(Beginning of Supplied material)

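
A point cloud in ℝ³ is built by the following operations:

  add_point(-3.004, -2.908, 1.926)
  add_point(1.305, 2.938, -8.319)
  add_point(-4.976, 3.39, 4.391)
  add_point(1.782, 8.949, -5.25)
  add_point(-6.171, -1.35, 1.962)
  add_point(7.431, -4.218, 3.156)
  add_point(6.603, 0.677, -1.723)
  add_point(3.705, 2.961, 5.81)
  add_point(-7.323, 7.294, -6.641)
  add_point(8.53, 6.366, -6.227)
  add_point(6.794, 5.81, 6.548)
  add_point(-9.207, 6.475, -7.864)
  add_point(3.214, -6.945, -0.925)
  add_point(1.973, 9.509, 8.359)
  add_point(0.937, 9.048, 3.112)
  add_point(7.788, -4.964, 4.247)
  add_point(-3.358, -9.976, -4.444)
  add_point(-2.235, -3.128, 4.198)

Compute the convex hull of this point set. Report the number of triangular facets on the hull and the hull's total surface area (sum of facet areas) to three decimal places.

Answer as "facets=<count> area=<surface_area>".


facets=22 area=932.355

Points on the hull: [1, 2, 3, 4, 8, 9, 10, 11, 12, 13, 15, 16, 17] (13 of 18).

Triangle areas on the boundary:
  f1: (p1, p9, p11) → 33.4157
  f2: (p1, p16, p11) → 79.1405
  f3: (p1, p16, p9) → 47.5065
  f4: (p3, p9, p11) → 26.7212
  f5: (p3, p13, p9) → 49.2023
  f6: (p4, p16, p11) → 71.4652
  f7: (p12, p16, p9) → 54.5870
  f8: (p12, p15, p9) → 53.6404
  f9: (p12, p15, p16) → 9.9587
  f10: (p10, p13, p9) → 38.1699
  f11: (p10, p15, p9) → 70.2577
  f12: (p10, p15, p13) → 25.1835
  f13: (p8, p13, p11) → 9.8595
  f14: (p8, p3, p11) → 4.7987
  f15: (p8, p3, p13) → 62.8164
  f16: (p2, p13, p11) → 60.2568
  f17: (p2, p4, p11) → 34.9419
  f18: (p17, p2, p4) → 13.2462
  f19: (p17, p15, p13) → 70.4453
  f20: (p17, p2, p13) → 33.9509
  f21: (p17, p15, p16) → 56.4672
  f22: (p17, p4, p16) → 26.3236
Σ area = 932.355

Euler: V−E+F = 13−33+22 = 2.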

(End of Supplied material)

Task instructions - The response must consist of all the data, reproduced without alteration.

Task answer -
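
A point cloud in ℝ³ is built by the following operations:

  add_point(-3.004, -2.908, 1.926)
  add_point(1.305, 2.938, -8.319)
  add_point(-4.976, 3.39, 4.391)
  add_point(1.782, 8.949, -5.25)
  add_point(-6.171, -1.35, 1.962)
  add_point(7.431, -4.218, 3.156)
  add_point(6.603, 0.677, -1.723)
  add_point(3.705, 2.961, 5.81)
  add_point(-7.323, 7.294, -6.641)
  add_point(8.53, 6.366, -6.227)
  add_point(6.794, 5.81, 6.548)
  add_point(-9.207, 6.475, -7.864)
  add_point(3.214, -6.945, -0.925)
  add_point(1.973, 9.509, 8.359)
  add_point(0.937, 9.048, 3.112)
  add_point(7.788, -4.964, 4.247)
  add_point(-3.358, -9.976, -4.444)
  add_point(-2.235, -3.128, 4.198)

Compute the convex hull of this point set. Report the number of triangular facets on the hull and the hull's total surface area (sum of facet areas) to three decimal places.

Answer as "facets=<count> area=<surface_area>".


facets=22 area=932.355

Points on the hull: [1, 2, 3, 4, 8, 9, 10, 11, 12, 13, 15, 16, 17] (13 of 18).

Triangle areas on the boundary:
  f1: (p1, p9, p11) → 33.4157
  f2: (p1, p16, p11) → 79.1405
  f3: (p1, p16, p9) → 47.5065
  f4: (p3, p9, p11) → 26.7212
  f5: (p3, p13, p9) → 49.2023
  f6: (p4, p16, p11) → 71.4652
  f7: (p12, p16, p9) → 54.5870
  f8: (p12, p15, p9) → 53.6404
  f9: (p12, p15, p16) → 9.9587
  f10: (p10, p13, p9) → 38.1699
  f11: (p10, p15, p9) → 70.2577
  f12: (p10, p15, p13) → 25.1835
  f13: (p8, p13, p11) → 9.8595
  f14: (p8, p3, p11) → 4.7987
  f15: (p8, p3, p13) → 62.8164
  f16: (p2, p13, p11) → 60.2568
  f17: (p2, p4, p11) → 34.9419
  f18: (p17, p2, p4) → 13.2462
  f19: (p17, p15, p13) → 70.4453
  f20: (p17, p2, p13) → 33.9509
  f21: (p17, p15, p16) → 56.4672
  f22: (p17, p4, p16) → 26.3236
Σ area = 932.355

Euler: V−E+F = 13−33+22 = 2.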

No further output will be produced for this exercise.